Your instructions.
Reproduce the records that follow exactly as they appear.

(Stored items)
Start of Block

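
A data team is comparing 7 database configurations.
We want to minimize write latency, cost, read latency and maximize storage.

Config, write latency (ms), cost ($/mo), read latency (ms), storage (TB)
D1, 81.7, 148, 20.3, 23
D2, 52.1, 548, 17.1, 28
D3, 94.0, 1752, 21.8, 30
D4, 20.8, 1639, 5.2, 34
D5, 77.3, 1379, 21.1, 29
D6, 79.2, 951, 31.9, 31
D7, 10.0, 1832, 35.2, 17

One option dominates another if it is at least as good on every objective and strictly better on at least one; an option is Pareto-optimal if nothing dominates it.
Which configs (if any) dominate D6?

D1: worse on write latency (81.7 vs 79.2).
D2: worse on storage (28 vs 31).
D3: worse on write latency (94.0 vs 79.2).
D4: worse on cost (1639 vs 951).
D5: worse on cost (1379 vs 951).
D7: worse on cost (1832 vs 951).
No option dominates D6.

none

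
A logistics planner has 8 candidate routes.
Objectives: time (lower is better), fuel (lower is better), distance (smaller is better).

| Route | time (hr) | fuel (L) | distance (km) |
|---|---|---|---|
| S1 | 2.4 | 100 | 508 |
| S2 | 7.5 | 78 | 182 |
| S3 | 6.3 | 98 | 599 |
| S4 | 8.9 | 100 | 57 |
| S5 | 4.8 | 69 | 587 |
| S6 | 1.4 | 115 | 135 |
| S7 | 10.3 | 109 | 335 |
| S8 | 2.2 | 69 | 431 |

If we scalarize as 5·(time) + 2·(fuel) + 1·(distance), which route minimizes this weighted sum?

S4

S1: 5·2.4 + 2·100 + 1·508 = 720.0
S2: 5·7.5 + 2·78 + 1·182 = 375.5
S3: 5·6.3 + 2·98 + 1·599 = 826.5
S4: 5·8.9 + 2·100 + 1·57 = 301.5
S5: 5·4.8 + 2·69 + 1·587 = 749.0
S6: 5·1.4 + 2·115 + 1·135 = 372.0
S7: 5·10.3 + 2·109 + 1·335 = 604.5
S8: 5·2.2 + 2·69 + 1·431 = 580.0
Lowest: S4 at 301.5.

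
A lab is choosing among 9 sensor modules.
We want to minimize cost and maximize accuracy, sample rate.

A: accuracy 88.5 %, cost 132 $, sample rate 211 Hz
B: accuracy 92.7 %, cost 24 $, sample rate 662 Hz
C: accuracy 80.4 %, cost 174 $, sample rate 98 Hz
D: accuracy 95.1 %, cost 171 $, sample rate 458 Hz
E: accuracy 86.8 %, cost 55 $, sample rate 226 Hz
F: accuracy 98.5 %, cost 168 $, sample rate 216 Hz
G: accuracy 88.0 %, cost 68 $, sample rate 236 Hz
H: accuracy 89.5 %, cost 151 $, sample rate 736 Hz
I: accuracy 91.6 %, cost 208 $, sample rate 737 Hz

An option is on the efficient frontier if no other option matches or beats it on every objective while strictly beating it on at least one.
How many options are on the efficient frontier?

A: dominated by B (accuracy 92.7≥88.5, cost 24≤132, sample rate 662≥211).
B: not dominated (best cost).
C: dominated by A (accuracy 88.5≥80.4, cost 132≤174, sample rate 211≥98).
D: not dominated.
E: dominated by B (accuracy 92.7≥86.8, cost 24≤55, sample rate 662≥226).
F: not dominated (best accuracy).
G: dominated by B (accuracy 92.7≥88.0, cost 24≤68, sample rate 662≥236).
H: not dominated.
I: not dominated (best sample rate).
Pareto-optimal: B, D, F, H, I → 5.

5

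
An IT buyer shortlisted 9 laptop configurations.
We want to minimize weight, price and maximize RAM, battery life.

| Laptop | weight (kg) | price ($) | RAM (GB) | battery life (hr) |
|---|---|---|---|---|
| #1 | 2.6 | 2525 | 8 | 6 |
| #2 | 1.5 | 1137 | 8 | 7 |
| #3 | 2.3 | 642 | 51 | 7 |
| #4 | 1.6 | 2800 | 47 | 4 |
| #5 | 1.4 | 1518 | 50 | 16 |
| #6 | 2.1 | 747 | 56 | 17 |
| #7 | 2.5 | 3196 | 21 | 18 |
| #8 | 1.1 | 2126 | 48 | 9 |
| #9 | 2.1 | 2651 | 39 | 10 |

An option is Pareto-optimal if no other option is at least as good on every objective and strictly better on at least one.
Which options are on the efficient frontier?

#1: dominated by #2 (weight 1.5≤2.6, price 1137≤2525, RAM 8≥8, battery life 7≥6).
#2: not dominated.
#3: not dominated (best price).
#4: dominated by #5 (weight 1.4≤1.6, price 1518≤2800, RAM 50≥47, battery life 16≥4).
#5: not dominated.
#6: not dominated (best RAM).
#7: not dominated (best battery life).
#8: not dominated (best weight).
#9: dominated by #5 (weight 1.4≤2.1, price 1518≤2651, RAM 50≥39, battery life 16≥10).

#2, #3, #5, #6, #7, #8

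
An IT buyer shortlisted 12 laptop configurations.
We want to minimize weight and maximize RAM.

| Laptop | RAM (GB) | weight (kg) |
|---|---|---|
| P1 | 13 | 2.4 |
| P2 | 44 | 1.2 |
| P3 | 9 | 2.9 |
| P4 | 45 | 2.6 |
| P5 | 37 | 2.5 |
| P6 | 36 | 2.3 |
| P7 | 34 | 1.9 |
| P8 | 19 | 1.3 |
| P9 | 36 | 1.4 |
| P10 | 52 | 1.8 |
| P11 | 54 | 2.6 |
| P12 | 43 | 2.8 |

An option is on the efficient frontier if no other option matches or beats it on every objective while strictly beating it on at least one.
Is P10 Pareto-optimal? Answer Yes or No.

Yes

P1: worse on RAM (13 vs 52).
P2: worse on RAM (44 vs 52).
P3: worse on RAM (9 vs 52).
P4: worse on RAM (45 vs 52).
P5: worse on RAM (37 vs 52).
P6: worse on RAM (36 vs 52).
P7: worse on RAM (34 vs 52).
P8: worse on RAM (19 vs 52).
P9: worse on RAM (36 vs 52).
P11: worse on weight (2.6 vs 1.8).
P12: worse on RAM (43 vs 52).
No option is at least as good as P10 on every objective and strictly better on one.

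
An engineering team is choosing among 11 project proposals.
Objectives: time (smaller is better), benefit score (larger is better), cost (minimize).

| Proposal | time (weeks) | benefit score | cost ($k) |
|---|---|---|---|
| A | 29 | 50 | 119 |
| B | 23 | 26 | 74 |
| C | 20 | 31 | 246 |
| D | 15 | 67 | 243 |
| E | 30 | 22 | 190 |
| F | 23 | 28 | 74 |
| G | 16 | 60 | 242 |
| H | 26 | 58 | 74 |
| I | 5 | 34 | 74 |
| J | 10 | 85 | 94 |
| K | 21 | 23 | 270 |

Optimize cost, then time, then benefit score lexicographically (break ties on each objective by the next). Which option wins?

I

First minimize cost: best is 74, kept {B, F, H, I}.
Then minimize time: best is 5, kept {I}.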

End of Block

The answer.
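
A data team is comparing 7 database configurations.
We want to minimize write latency, cost, read latency and maximize storage.

Config, write latency (ms), cost ($/mo), read latency (ms), storage (TB)
D1, 81.7, 148, 20.3, 23
D2, 52.1, 548, 17.1, 28
D3, 94.0, 1752, 21.8, 30
D4, 20.8, 1639, 5.2, 34
D5, 77.3, 1379, 21.1, 29
D6, 79.2, 951, 31.9, 31
D7, 10.0, 1832, 35.2, 17

One option dominates another if it is at least as good on every objective and strictly better on at least one; an option is Pareto-optimal if nothing dominates it.
Which configs (if any) dominate D6?

D1: worse on write latency (81.7 vs 79.2).
D2: worse on storage (28 vs 31).
D3: worse on write latency (94.0 vs 79.2).
D4: worse on cost (1639 vs 951).
D5: worse on cost (1379 vs 951).
D7: worse on cost (1832 vs 951).
No option dominates D6.

none

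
A logistics planner has 8 candidate routes.
Objectives: time (lower is better), fuel (lower is better), distance (smaller is better).

| Route | time (hr) | fuel (L) | distance (km) |
|---|---|---|---|
| S1 | 2.4 | 100 | 508 |
| S2 | 7.5 | 78 | 182 |
| S3 | 6.3 | 98 | 599 |
| S4 | 8.9 | 100 | 57 |
| S5 | 4.8 | 69 | 587 |
| S6 | 1.4 | 115 | 135 |
| S7 | 10.3 | 109 | 335 |
| S8 | 2.2 | 69 | 431 |

If we scalarize as 5·(time) + 2·(fuel) + 1·(distance), which route minimizes this weighted sum?

S4

S1: 5·2.4 + 2·100 + 1·508 = 720.0
S2: 5·7.5 + 2·78 + 1·182 = 375.5
S3: 5·6.3 + 2·98 + 1·599 = 826.5
S4: 5·8.9 + 2·100 + 1·57 = 301.5
S5: 5·4.8 + 2·69 + 1·587 = 749.0
S6: 5·1.4 + 2·115 + 1·135 = 372.0
S7: 5·10.3 + 2·109 + 1·335 = 604.5
S8: 5·2.2 + 2·69 + 1·431 = 580.0
Lowest: S4 at 301.5.

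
A lab is choosing among 9 sensor modules.
We want to minimize cost and maximize accuracy, sample rate.

A: accuracy 88.5 %, cost 132 $, sample rate 211 Hz
B: accuracy 92.7 %, cost 24 $, sample rate 662 Hz
C: accuracy 80.4 %, cost 174 $, sample rate 98 Hz
D: accuracy 95.1 %, cost 171 $, sample rate 458 Hz
E: accuracy 86.8 %, cost 55 $, sample rate 226 Hz
F: accuracy 98.5 %, cost 168 $, sample rate 216 Hz
G: accuracy 88.0 %, cost 68 $, sample rate 236 Hz
H: accuracy 89.5 %, cost 151 $, sample rate 736 Hz
I: accuracy 91.6 %, cost 208 $, sample rate 737 Hz

An option is on the efficient frontier if no other option matches or beats it on every objective while strictly beating it on at least one.
How many options are on the efficient frontier?

A: dominated by B (accuracy 92.7≥88.5, cost 24≤132, sample rate 662≥211).
B: not dominated (best cost).
C: dominated by A (accuracy 88.5≥80.4, cost 132≤174, sample rate 211≥98).
D: not dominated.
E: dominated by B (accuracy 92.7≥86.8, cost 24≤55, sample rate 662≥226).
F: not dominated (best accuracy).
G: dominated by B (accuracy 92.7≥88.0, cost 24≤68, sample rate 662≥236).
H: not dominated.
I: not dominated (best sample rate).
Pareto-optimal: B, D, F, H, I → 5.

5

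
An IT buyer shortlisted 9 laptop configurations.
We want to minimize weight, price and maximize RAM, battery life.

| Laptop | weight (kg) | price ($) | RAM (GB) | battery life (hr) |
|---|---|---|---|---|
| #1 | 2.6 | 2525 | 8 | 6 |
| #2 | 1.5 | 1137 | 8 | 7 |
| #3 | 2.3 | 642 | 51 | 7 |
| #4 | 1.6 | 2800 | 47 | 4 |
| #5 | 1.4 | 1518 | 50 | 16 |
| #6 | 2.1 | 747 | 56 | 17 |
| #7 | 2.5 | 3196 | 21 | 18 |
| #8 | 1.1 | 2126 | 48 | 9 |
| #9 | 2.1 | 2651 | 39 | 10 |

An option is Pareto-optimal if no other option is at least as good on every objective and strictly better on at least one.
Which options are on the efficient frontier?

#1: dominated by #2 (weight 1.5≤2.6, price 1137≤2525, RAM 8≥8, battery life 7≥6).
#2: not dominated.
#3: not dominated (best price).
#4: dominated by #5 (weight 1.4≤1.6, price 1518≤2800, RAM 50≥47, battery life 16≥4).
#5: not dominated.
#6: not dominated (best RAM).
#7: not dominated (best battery life).
#8: not dominated (best weight).
#9: dominated by #5 (weight 1.4≤2.1, price 1518≤2651, RAM 50≥39, battery life 16≥10).

#2, #3, #5, #6, #7, #8

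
An IT buyer shortlisted 12 laptop configurations.
We want to minimize weight and maximize RAM.

| Laptop | RAM (GB) | weight (kg) |
|---|---|---|
| P1 | 13 | 2.4 |
| P2 | 44 | 1.2 |
| P3 | 9 | 2.9 |
| P4 | 45 | 2.6 |
| P5 | 37 | 2.5 |
| P6 | 36 | 2.3 |
| P7 | 34 | 1.9 |
| P8 | 19 | 1.3 |
| P9 | 36 | 1.4 |
| P10 | 52 | 1.8 |
| P11 | 54 | 2.6 |
| P12 | 43 | 2.8 |

An option is on the efficient frontier if no other option matches or beats it on every objective while strictly beating it on at least one.
Is P10 Pareto-optimal? Answer Yes or No.

Yes

P1: worse on RAM (13 vs 52).
P2: worse on RAM (44 vs 52).
P3: worse on RAM (9 vs 52).
P4: worse on RAM (45 vs 52).
P5: worse on RAM (37 vs 52).
P6: worse on RAM (36 vs 52).
P7: worse on RAM (34 vs 52).
P8: worse on RAM (19 vs 52).
P9: worse on RAM (36 vs 52).
P11: worse on weight (2.6 vs 1.8).
P12: worse on RAM (43 vs 52).
No option is at least as good as P10 on every objective and strictly better on one.

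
An engineering team is choosing among 11 project proposals.
Objectives: time (smaller is better), benefit score (larger is better), cost (minimize).

| Proposal | time (weeks) | benefit score | cost ($k) |
|---|---|---|---|
| A | 29 | 50 | 119 |
| B | 23 | 26 | 74 |
| C | 20 | 31 | 246 |
| D | 15 | 67 | 243 |
| E | 30 | 22 | 190 |
| F | 23 | 28 | 74 |
| G | 16 | 60 | 242 |
| H | 26 | 58 | 74 |
| I | 5 | 34 | 74 |
| J | 10 | 85 | 94 |
| K | 21 | 23 | 270 |

Optimize cost, then time, then benefit score lexicographically (break ties on each objective by the next). Which option wins?

I

First minimize cost: best is 74, kept {B, F, H, I}.
Then minimize time: best is 5, kept {I}.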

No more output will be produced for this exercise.